### [What the task asks]
Which lines of the entries below run from the one holding "What hash code ends up in position 5?" to the one holding "The hash function is h(k) = k mod 7.", inclusive? Set down exactly those lines and no others.

### [Input data]
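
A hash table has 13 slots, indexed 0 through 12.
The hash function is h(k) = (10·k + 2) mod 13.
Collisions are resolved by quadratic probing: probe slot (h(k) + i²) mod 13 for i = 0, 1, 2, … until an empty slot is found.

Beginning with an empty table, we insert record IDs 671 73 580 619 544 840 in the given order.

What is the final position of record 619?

0

671: h=4 -> slot 4
73: h=4, probe 4,5 -> slot 5
580: h=4, probe 4,5,8 -> slot 8
619: h=4, probe 4,5,8,0 -> slot 0
544: h=8, probe 8,9 -> slot 9
840: h=4, probe 4,5,8,0,7 -> slot 7
Table: [619, ., ., ., 671, 73, ., 840, 580, 544, ., ., .]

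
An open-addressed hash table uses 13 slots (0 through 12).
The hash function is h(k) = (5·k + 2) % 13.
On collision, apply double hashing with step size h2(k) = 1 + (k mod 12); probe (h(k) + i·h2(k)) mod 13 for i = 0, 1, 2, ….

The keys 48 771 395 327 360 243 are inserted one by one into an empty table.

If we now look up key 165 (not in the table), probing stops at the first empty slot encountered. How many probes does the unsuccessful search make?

48: h=8 -> slot 8
771: h=9 -> slot 9
395: h=1 -> slot 1
327: h=12 -> slot 12
360: h=8, h2=1, probe 8,9,10 -> slot 10
243: h=8, h2=4, probe 8,12,3 -> slot 3
Table: [∅, 395, ∅, 243, ∅, ∅, ∅, ∅, 48, 771, 360, ∅, 327]
Lookup 165: h=8, h2=10, probe 8,5 → slot 5 empty, not found.

2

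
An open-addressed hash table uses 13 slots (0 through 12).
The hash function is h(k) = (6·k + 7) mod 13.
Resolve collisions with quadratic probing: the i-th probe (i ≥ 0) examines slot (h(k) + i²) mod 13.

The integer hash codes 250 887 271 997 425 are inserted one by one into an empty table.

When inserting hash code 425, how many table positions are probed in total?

2

250 hashes to 12; slot 12 is free → place at 12.
887 hashes to 12; 12 taken → place at 0.
271 hashes to 8; slot 8 is free → place at 8.
997 hashes to 9; slot 9 is free → place at 9.
425 hashes to 9; 9 taken → place at 10.
Table: [887, ., ., ., ., ., ., ., 271, 997, 425, ., 250]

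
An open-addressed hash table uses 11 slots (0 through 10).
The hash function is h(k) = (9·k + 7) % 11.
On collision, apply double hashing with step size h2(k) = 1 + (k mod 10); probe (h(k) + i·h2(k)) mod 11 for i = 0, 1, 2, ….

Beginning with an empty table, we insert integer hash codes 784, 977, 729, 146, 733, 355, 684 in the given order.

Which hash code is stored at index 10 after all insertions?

729

784: h=1 → slot 1
977: h=0 → slot 0
729: h=1, h2=10, probe 1,0,10 → slot 10
146: h=1, h2=7, probe 1,8 → slot 8
733: h=4 → slot 4
355: h=1, h2=6, probe 1,7 → slot 7
684: h=3 → slot 3
Table: [977, 784, —, 684, 733, —, —, 355, 146, —, 729]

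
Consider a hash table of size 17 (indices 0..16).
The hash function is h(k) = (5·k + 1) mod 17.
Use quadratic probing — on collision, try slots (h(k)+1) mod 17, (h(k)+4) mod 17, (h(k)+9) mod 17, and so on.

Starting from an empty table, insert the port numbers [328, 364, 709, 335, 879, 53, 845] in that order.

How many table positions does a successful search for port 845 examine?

6

328 hashes to 9; slot 9 is free => place at 9.
364 hashes to 2; slot 2 is free => place at 2.
709 hashes to 10; slot 10 is free => place at 10.
335 hashes to 10; 10 taken => place at 11.
879 hashes to 10; 10,11 taken => place at 14.
53 hashes to 11; 11 taken => place at 12.
845 hashes to 10; 10,11,14,2,9 taken => place at 1.
Table: [_, 845, 364, _, _, _, _, _, _, 328, 709, 335, 53, _, 879, _, _]
Lookup 845: h=10, probe 10,11,14,2,9,1 → found at 1.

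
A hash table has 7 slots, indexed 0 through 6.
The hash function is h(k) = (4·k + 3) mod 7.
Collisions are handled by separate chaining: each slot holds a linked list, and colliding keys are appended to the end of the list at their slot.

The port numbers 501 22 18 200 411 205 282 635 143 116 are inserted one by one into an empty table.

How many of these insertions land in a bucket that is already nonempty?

Insert 501: h=5, bucket 5 empty -> new chain.
Insert 22: h=0, bucket 0 empty -> new chain.
Insert 18: h=5, bucket 5 nonempty -> append to chain.
Insert 200: h=5, bucket 5 nonempty -> append to chain.
Insert 411: h=2, bucket 2 empty -> new chain.
Insert 205: h=4, bucket 4 empty -> new chain.
Insert 282: h=4, bucket 4 nonempty -> append to chain.
Insert 635: h=2, bucket 2 nonempty -> append to chain.
Insert 143: h=1, bucket 1 empty -> new chain.
Insert 116: h=5, bucket 5 nonempty -> append to chain.
Final buckets:
0: 22
1: 143
2: 411 -> 635
3: —
4: 205 -> 282
5: 501 -> 18 -> 200 -> 116
6: —

5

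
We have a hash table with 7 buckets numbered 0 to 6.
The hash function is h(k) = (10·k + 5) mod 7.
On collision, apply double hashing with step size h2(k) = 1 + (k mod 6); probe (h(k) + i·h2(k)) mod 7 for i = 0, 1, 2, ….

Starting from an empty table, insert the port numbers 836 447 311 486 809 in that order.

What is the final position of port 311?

6

Insert 836: h=0, slot 0 empty -> index 0.
Insert 447: h=2, slot 2 empty -> index 2.
Insert 311: h=0, h2=6, slot 0 occupied -> index 6.
Insert 486: h=0, h2=1, slot 0 occupied -> index 1.
Insert 809: h=3, slot 3 empty -> index 3.
Table: [836, 486, 447, 809, —, —, 311]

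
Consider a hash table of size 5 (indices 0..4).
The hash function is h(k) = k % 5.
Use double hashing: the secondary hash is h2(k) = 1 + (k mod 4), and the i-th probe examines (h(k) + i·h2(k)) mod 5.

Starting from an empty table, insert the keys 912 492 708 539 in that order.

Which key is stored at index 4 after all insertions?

708

Insert 912: h=2, slot 2 empty => index 2.
Insert 492: h=2, h2=1, slot 2 occupied => index 3.
Insert 708: h=3, h2=1, slot 3 occupied => index 4.
Insert 539: h=4, h2=4, slots 4,3,2 occupied => index 1.
Table: [., 539, 912, 492, 708]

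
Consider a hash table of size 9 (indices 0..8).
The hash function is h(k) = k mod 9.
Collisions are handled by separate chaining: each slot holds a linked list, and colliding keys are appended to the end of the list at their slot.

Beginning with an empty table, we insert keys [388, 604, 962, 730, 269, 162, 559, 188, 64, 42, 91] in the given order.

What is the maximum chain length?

6

Insert 388: h=1, bucket 1 empty -> new chain.
Insert 604: h=1, bucket 1 nonempty -> append to chain.
Insert 962: h=8, bucket 8 empty -> new chain.
Insert 730: h=1, bucket 1 nonempty -> append to chain.
Insert 269: h=8, bucket 8 nonempty -> append to chain.
Insert 162: h=0, bucket 0 empty -> new chain.
Insert 559: h=1, bucket 1 nonempty -> append to chain.
Insert 188: h=8, bucket 8 nonempty -> append to chain.
Insert 64: h=1, bucket 1 nonempty -> append to chain.
Insert 42: h=6, bucket 6 empty -> new chain.
Insert 91: h=1, bucket 1 nonempty -> append to chain.
Final buckets:
0: 162
1: 388 -> 604 -> 730 -> 559 -> 64 -> 91
2: ∅
3: ∅
4: ∅
5: ∅
6: 42
7: ∅
8: 962 -> 269 -> 188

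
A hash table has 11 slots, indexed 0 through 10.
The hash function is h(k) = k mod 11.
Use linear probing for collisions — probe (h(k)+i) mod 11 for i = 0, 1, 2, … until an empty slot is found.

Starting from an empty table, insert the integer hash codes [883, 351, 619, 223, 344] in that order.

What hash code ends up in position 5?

Insert 883: h=3, slot 3 empty -> index 3.
Insert 351: h=10, slot 10 empty -> index 10.
Insert 619: h=3, slot 3 occupied -> index 4.
Insert 223: h=3, slots 3,4 occupied -> index 5.
Insert 344: h=3, slots 3,4,5 occupied -> index 6.
Table: [∅, ∅, ∅, 883, 619, 223, 344, ∅, ∅, ∅, 351]

223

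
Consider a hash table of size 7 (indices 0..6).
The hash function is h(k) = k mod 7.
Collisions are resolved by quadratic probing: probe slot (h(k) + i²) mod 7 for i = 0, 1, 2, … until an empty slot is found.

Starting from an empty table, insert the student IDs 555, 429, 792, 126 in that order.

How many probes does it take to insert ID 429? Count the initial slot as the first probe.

2

555 hashes to 2; slot 2 is free -> place at 2.
429 hashes to 2; 2 taken -> place at 3.
792 hashes to 1; slot 1 is free -> place at 1.
126 hashes to 0; slot 0 is free -> place at 0.
Table: [126, 792, 555, 429, -, -, -]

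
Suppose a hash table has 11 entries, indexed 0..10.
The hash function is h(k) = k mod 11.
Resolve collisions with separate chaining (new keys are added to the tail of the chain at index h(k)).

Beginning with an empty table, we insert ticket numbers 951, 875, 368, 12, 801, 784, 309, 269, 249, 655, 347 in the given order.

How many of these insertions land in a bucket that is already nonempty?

Insert 951: h=5, bucket 5 empty → new chain.
Insert 875: h=6, bucket 6 empty → new chain.
Insert 368: h=5, bucket 5 nonempty → append to chain.
Insert 12: h=1, bucket 1 empty → new chain.
Insert 801: h=9, bucket 9 empty → new chain.
Insert 784: h=3, bucket 3 empty → new chain.
Insert 309: h=1, bucket 1 nonempty → append to chain.
Insert 269: h=5, bucket 5 nonempty → append to chain.
Insert 249: h=7, bucket 7 empty → new chain.
Insert 655: h=6, bucket 6 nonempty → append to chain.
Insert 347: h=6, bucket 6 nonempty → append to chain.
Final buckets:
0: -
1: 12 -> 309
2: -
3: 784
4: -
5: 951 -> 368 -> 269
6: 875 -> 655 -> 347
7: 249
8: -
9: 801
10: -

5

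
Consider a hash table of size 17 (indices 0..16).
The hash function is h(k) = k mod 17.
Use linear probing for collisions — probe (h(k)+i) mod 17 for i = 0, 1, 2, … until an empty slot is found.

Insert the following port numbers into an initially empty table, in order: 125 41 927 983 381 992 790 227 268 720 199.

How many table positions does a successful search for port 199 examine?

5

125: h=6 → slot 6
41: h=7 → slot 7
927: h=9 → slot 9
983: h=14 → slot 14
381: h=7, probe 7,8 → slot 8
992: h=6, probe 6,7,8,9,10 → slot 10
790: h=8, probe 8,9,10,11 → slot 11
227: h=6, probe 6,7,8,9,10,11,12 → slot 12
268: h=13 → slot 13
720: h=6, probe 6,7,8,9,10,11,12,13,14,15 → slot 15
199: h=12, probe 12,13,14,15,16 → slot 16
Table: [—, —, —, —, —, —, 125, 41, 381, 927, 992, 790, 227, 268, 983, 720, 199]
Lookup 199: h=12, probe 12,13,14,15,16 → found at 16.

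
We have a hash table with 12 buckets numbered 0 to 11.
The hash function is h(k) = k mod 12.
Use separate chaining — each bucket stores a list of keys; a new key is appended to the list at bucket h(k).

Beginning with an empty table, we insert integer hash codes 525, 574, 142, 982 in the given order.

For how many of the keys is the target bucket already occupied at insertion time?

525 → bucket 9
574 → bucket 10
142 → bucket 10 (collision)
982 → bucket 10 (collision)
Final buckets:
0: _
1: _
2: _
3: _
4: _
5: _
6: _
7: _
8: _
9: 525
10: 574 -> 142 -> 982
11: _

2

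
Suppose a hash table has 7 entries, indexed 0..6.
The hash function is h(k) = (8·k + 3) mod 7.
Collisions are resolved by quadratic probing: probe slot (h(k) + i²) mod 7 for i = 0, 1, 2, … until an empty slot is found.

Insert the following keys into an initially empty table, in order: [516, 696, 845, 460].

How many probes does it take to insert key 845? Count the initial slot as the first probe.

Insert 516: h=1, slot 1 empty → index 1.
Insert 696: h=6, slot 6 empty → index 6.
Insert 845: h=1, slot 1 occupied → index 2.
Insert 460: h=1, slots 1,2 occupied → index 5.
Table: [—, 516, 845, —, —, 460, 696]

2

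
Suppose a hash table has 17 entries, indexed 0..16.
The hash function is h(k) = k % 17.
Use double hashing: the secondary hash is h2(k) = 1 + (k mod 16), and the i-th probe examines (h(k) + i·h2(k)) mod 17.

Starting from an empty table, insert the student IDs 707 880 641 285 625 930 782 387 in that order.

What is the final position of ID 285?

Insert 707: h=10, slot 10 empty -> index 10.
Insert 880: h=13, slot 13 empty -> index 13.
Insert 641: h=12, slot 12 empty -> index 12.
Insert 285: h=13, h2=14, slots 13,10 occupied -> index 7.
Insert 625: h=13, h2=2, slot 13 occupied -> index 15.
Insert 930: h=12, h2=3, slots 12,15 occupied -> index 1.
Insert 782: h=0, slot 0 empty -> index 0.
Insert 387: h=13, h2=4, slots 13,0 occupied -> index 4.
Table: [782, 930, _, _, 387, _, _, 285, _, _, 707, _, 641, 880, _, 625, _]

7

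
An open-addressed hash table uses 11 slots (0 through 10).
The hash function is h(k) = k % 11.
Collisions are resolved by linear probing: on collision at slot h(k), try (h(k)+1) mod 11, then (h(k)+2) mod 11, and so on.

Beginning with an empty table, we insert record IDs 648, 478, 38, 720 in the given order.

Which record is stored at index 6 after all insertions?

648 hashes to 10; slot 10 is free => place at 10.
478 hashes to 5; slot 5 is free => place at 5.
38 hashes to 5; 5 taken => place at 6.
720 hashes to 5; 5,6 taken => place at 7.
Table: [∅, ∅, ∅, ∅, ∅, 478, 38, 720, ∅, ∅, 648]

38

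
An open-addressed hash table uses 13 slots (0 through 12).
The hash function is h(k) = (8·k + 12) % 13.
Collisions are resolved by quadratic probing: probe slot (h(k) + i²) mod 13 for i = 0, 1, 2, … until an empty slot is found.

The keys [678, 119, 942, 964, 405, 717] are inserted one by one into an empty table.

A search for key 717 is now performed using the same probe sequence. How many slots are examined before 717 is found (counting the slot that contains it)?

Insert 678: h=2, slot 2 empty → index 2.
Insert 119: h=2, slot 2 occupied → index 3.
Insert 942: h=8, slot 8 empty → index 8.
Insert 964: h=2, slots 2,3 occupied → index 6.
Insert 405: h=2, slots 2,3,6 occupied → index 11.
Insert 717: h=2, slots 2,3,6,11 occupied → index 5.
Table: [., ., 678, 119, ., 717, 964, ., 942, ., ., 405, .]
Lookup 717: h=2, probe 2,3,6,11,5 → found at 5.

5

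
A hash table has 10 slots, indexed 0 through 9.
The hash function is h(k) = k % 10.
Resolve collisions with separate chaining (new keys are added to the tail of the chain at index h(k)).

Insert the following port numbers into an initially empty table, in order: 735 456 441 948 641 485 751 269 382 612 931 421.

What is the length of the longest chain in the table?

5

Insert 735: h=5, bucket 5 empty → new chain.
Insert 456: h=6, bucket 6 empty → new chain.
Insert 441: h=1, bucket 1 empty → new chain.
Insert 948: h=8, bucket 8 empty → new chain.
Insert 641: h=1, bucket 1 nonempty → append to chain.
Insert 485: h=5, bucket 5 nonempty → append to chain.
Insert 751: h=1, bucket 1 nonempty → append to chain.
Insert 269: h=9, bucket 9 empty → new chain.
Insert 382: h=2, bucket 2 empty → new chain.
Insert 612: h=2, bucket 2 nonempty → append to chain.
Insert 931: h=1, bucket 1 nonempty → append to chain.
Insert 421: h=1, bucket 1 nonempty → append to chain.
Final buckets:
0: ∅
1: 441 -> 641 -> 751 -> 931 -> 421
2: 382 -> 612
3: ∅
4: ∅
5: 735 -> 485
6: 456
7: ∅
8: 948
9: 269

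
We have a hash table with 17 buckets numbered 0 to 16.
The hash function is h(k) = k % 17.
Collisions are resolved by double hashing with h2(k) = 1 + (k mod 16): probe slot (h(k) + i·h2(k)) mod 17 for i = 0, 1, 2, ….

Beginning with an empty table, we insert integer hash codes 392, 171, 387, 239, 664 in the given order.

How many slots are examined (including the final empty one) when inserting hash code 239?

3

Insert 392: h=1, slot 1 empty -> index 1.
Insert 171: h=1, h2=12, slot 1 occupied -> index 13.
Insert 387: h=13, h2=4, slot 13 occupied -> index 0.
Insert 239: h=1, h2=16, slots 1,0 occupied -> index 16.
Insert 664: h=1, h2=9, slot 1 occupied -> index 10.
Table: [387, 392, ∅, ∅, ∅, ∅, ∅, ∅, ∅, ∅, 664, ∅, ∅, 171, ∅, ∅, 239]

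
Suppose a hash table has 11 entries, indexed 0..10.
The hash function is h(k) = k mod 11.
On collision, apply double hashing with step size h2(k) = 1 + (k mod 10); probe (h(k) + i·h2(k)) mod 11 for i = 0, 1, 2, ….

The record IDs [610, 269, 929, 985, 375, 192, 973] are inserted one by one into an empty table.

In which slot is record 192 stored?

8

Insert 610: h=5, slot 5 empty => index 5.
Insert 269: h=5, h2=10, slot 5 occupied => index 4.
Insert 929: h=5, h2=10, slots 5,4 occupied => index 3.
Insert 985: h=6, slot 6 empty => index 6.
Insert 375: h=1, slot 1 empty => index 1.
Insert 192: h=5, h2=3, slot 5 occupied => index 8.
Insert 973: h=5, h2=4, slot 5 occupied => index 9.
Table: [., 375, ., 929, 269, 610, 985, ., 192, 973, .]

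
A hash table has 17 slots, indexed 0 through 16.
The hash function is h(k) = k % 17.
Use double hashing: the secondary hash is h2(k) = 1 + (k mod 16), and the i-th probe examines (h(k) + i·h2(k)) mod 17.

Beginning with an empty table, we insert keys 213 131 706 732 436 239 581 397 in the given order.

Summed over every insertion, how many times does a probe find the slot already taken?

3

213: h=9 → slot 9
131: h=12 → slot 12
706: h=9, h2=3, probe 9,12,15 → slot 15
732: h=1 → slot 1
436: h=11 → slot 11
239: h=1, h2=16, probe 1,0 → slot 0
581: h=3 → slot 3
397: h=6 → slot 6
Table: [239, 732, _, 581, _, _, 397, _, _, 213, _, 436, 131, _, _, 706, _]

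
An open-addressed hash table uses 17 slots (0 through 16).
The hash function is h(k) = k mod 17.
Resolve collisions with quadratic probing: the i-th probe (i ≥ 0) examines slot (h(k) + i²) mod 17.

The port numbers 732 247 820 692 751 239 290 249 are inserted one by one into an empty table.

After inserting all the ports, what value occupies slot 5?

732: h=1 -> slot 1
247: h=9 -> slot 9
820: h=4 -> slot 4
692: h=12 -> slot 12
751: h=3 -> slot 3
239: h=1, probe 1,2 -> slot 2
290: h=1, probe 1,2,5 -> slot 5
249: h=11 -> slot 11
Table: [-, 732, 239, 751, 820, 290, -, -, -, 247, -, 249, 692, -, -, -, -]

290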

### [Written solution]
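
What hash code ends up in position 5?

Insert 883: h=3, slot 3 empty -> index 3.
Insert 351: h=10, slot 10 empty -> index 10.
Insert 619: h=3, slot 3 occupied -> index 4.
Insert 223: h=3, slots 3,4 occupied -> index 5.
Insert 344: h=3, slots 3,4,5 occupied -> index 6.
Table: [∅, ∅, ∅, 883, 619, 223, 344, ∅, ∅, ∅, 351]

223

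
Consider a hash table of size 7 (indices 0..6).
The hash function is h(k) = k mod 7.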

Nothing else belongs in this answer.